## [TASK DIRECTIONS]
Lines from the beginning of the data through the line containing "A (-29, -22);" are to be copied exactly, with no other line included.

## [Collected data entries]
=-=-=
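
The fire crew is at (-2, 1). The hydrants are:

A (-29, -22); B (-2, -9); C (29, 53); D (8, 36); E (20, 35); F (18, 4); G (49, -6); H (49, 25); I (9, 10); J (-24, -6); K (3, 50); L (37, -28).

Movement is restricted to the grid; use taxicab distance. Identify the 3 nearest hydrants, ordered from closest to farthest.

B, I, F

Distances from (-2, 1):
A: 50
B: 10
C: 83
D: 45
E: 56
F: 23
G: 58
H: 75
I: 20
J: 29
K: 54
L: 68
Sorted: B (10) < I (20) < F (23) < J (29) < D (45) < …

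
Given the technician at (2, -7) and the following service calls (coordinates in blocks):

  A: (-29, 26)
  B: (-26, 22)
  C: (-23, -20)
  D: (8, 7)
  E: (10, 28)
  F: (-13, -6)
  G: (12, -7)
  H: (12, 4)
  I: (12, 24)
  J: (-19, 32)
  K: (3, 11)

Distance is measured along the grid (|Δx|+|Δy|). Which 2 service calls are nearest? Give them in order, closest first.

Distances from (2, -7):
A: 64 blocks
B: 57 blocks
C: 38 blocks
D: 20 blocks
E: 43 blocks
F: 16 blocks
G: 10 blocks
H: 21 blocks
I: 41 blocks
J: 60 blocks
K: 19 blocks
Sorted: G (10 blocks) < F (16 blocks) < K (19 blocks) < D (20 blocks) < …

G, F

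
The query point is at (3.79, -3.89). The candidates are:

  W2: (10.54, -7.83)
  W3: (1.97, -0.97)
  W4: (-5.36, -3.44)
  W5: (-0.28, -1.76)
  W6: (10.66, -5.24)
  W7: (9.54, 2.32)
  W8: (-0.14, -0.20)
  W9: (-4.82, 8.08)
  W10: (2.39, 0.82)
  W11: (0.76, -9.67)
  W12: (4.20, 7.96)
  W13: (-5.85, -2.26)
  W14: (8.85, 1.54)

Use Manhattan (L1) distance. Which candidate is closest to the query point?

Distances from (3.79, -3.89):
W2: |6.75| + |-3.94| = 6.75 + 3.94 = 10.69
W3: |-1.82| + |2.92| = 1.82 + 2.92 = 4.74
W4: |-9.15| + |0.45| = 9.15 + 0.45 = 9.60
W5: |-4.07| + |2.13| = 4.07 + 2.13 = 6.20
W6: |6.87| + |-1.35| = 6.87 + 1.35 = 8.22
W7: |5.75| + |6.21| = 5.75 + 6.21 = 11.96
W8: |-3.93| + |3.69| = 3.93 + 3.69 = 7.62
W9: |-8.61| + |11.97| = 8.61 + 11.97 = 20.58
W10: |-1.40| + |4.71| = 1.40 + 4.71 = 6.11
W11: |-3.03| + |-5.78| = 3.03 + 5.78 = 8.81
W12: |0.41| + |11.85| = 0.41 + 11.85 = 12.26
W13: |-9.64| + |1.63| = 9.64 + 1.63 = 11.27
W14: |5.06| + |5.43| = 5.06 + 5.43 = 10.49
Minimum: W3 at 4.74.

W3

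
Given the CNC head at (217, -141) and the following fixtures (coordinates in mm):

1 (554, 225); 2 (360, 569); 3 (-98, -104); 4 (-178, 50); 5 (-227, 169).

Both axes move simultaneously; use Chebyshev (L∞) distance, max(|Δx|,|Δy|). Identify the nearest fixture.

3

Distances from (217, -141):
1: 366 mm
2: 710 mm
3: 315 mm
4: 395 mm
5: 444 mm
Minimum: 3 at 315 mm.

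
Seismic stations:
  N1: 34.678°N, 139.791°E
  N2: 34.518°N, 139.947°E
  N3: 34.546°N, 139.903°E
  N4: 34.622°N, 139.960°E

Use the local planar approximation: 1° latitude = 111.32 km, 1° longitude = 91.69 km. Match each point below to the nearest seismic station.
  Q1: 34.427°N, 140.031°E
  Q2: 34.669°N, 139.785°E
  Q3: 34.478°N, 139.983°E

Q1→N2; Q2→N1; Q3→N2

Q1 at 34.427°N, 140.031°E:
  N1: √((0.251·111.32)² + (-0.240·91.69)²) = √(780.71736 + 484.24643) = 35.566 km
  N2: √((0.091·111.32)² + (-0.084·91.69)²) = √(102.61933 + 59.32019) = 12.726 km
  N3: √((0.119·111.32)² + (-0.128·91.69)²) = √(175.48513 + 137.74121) = 17.698 km
  N4: √((0.195·111.32)² + (-0.071·91.69)²) = √(471.21121 + 42.37997) = 22.663 km
  → nearest: N2 (12.726 km)
Q2 at 34.669°N, 139.785°E:
  N1: √((0.009·111.32)² + (0.006·91.69)²) = √(1.00376 + 0.30265) = 1.143 km
  N2: √((-0.151·111.32)² + (0.162·91.69)²) = √(282.55324 + 220.63478) = 22.432 km
  N3: √((-0.123·111.32)² + (0.118·91.69)²) = √(187.48072 + 117.05985) = 17.451 km
  N4: √((-0.047·111.32)² + (0.175·91.69)²) = √(27.37424 + 257.46609) = 16.877 km
  → nearest: N1 (1.143 km)
Q3 at 34.478°N, 139.983°E:
  N1: √((0.200·111.32)² + (-0.192·91.69)²) = √(495.68570 + 309.91772) = 28.383 km
  N2: √((0.040·111.32)² + (-0.036·91.69)²) = √(19.82743 + 10.89554) = 5.543 km
  N3: √((0.068·111.32)² + (-0.080·91.69)²) = √(57.30127 + 53.80516) = 10.541 km
  N4: √((0.144·111.32)² + (-0.023·91.69)²) = √(256.96346 + 4.44733) = 16.168 km
  → nearest: N2 (5.543 km)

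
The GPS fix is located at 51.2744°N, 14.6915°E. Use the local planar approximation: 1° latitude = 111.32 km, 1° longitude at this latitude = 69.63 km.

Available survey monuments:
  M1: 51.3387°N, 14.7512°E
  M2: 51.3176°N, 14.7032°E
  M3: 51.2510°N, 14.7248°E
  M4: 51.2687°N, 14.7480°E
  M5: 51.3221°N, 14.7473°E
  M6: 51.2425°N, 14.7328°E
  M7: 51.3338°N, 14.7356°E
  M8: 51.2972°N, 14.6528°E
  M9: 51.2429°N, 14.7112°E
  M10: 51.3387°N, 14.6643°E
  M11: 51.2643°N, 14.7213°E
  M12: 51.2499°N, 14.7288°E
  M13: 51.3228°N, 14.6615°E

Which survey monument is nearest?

M11

Distances from 51.2744°N, 14.6915°E:
M1: √((0.0643·111.32)² + (0.0597·69.63)²) = √(51.235189 + 17.279909) = 8.2774 km
M2: √((0.0432·111.32)² + (0.0117·69.63)²) = √(23.126712 + 0.663689) = 4.8775 km
M3: √((-0.0234·111.32)² + (0.0333·69.63)²) = √(6.785441 + 5.376272) = 3.4874 km
M4: √((-0.0057·111.32)² + (0.0565·69.63)²) = √(0.402621 + 15.477103) = 3.9849 km
M5: √((0.0477·111.32)² + (0.0558·69.63)²) = √(28.195718 + 15.095976) = 6.5796 km
M6: √((-0.0319·111.32)² + (0.0413·69.63)²) = √(12.610368 + 8.269760) = 4.5695 km
M7: √((0.0594·111.32)² + (0.0441·69.63)²) = √(43.723940 + 9.429094) = 7.2906 km
M8: √((0.0228·111.32)² + (-0.0387·69.63)²) = √(6.441931 + 7.261306) = 3.7018 km
M9: √((-0.0315·111.32)² + (0.0197·69.63)²) = √(12.296103 + 1.881591) = 3.7653 km
M10: √((0.0643·111.32)² + (-0.0272·69.63)²) = √(51.235189 + 3.586994) = 7.4042 km
M11: √((-0.0101·111.32)² + (0.0298·69.63)²) = √(1.264122 + 4.305517) = 2.3600 km
M12: √((-0.0245·111.32)² + (0.0373·69.63)²) = √(7.438383 + 6.745443) = 3.7661 km
M13: √((0.0484·111.32)² + (-0.0300·69.63)²) = √(29.029337 + 4.363503) = 5.7787 km
Minimum: M11 at 2.3600 km.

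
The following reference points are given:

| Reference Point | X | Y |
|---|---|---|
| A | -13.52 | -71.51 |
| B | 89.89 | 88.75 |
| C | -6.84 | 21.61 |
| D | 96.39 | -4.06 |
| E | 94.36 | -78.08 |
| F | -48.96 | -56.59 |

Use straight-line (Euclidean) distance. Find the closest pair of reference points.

A and F

Pairwise distances:
A–F: 38.45
D–E: 74.05
C–F: 88.82
B–D: 93.04
A–C: 93.36
C–D: 106.37
A–E: 108.08
B–C: 117.75
A–D: 128.96
C–E: 142.05
E–F: 144.92
D–F: 154.55
B–E: 166.89
A–B: 190.73
B–F: 201.01
Closest pair: A–F at 38.45.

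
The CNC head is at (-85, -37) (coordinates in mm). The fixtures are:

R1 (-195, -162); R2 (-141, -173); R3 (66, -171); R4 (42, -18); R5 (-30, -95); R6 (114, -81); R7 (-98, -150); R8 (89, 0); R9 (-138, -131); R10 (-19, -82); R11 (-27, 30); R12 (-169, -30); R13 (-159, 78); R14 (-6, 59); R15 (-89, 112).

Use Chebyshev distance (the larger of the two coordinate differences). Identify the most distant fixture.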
=-=-=
## [FINISHED EXERCISE]
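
The fire crew is at (-2, 1). The hydrants are:

A (-29, -22); B (-2, -9); C (29, 53); D (8, 36); E (20, 35); F (18, 4); G (49, -6); H (49, 25); I (9, 10); J (-24, -6); K (3, 50); L (37, -28).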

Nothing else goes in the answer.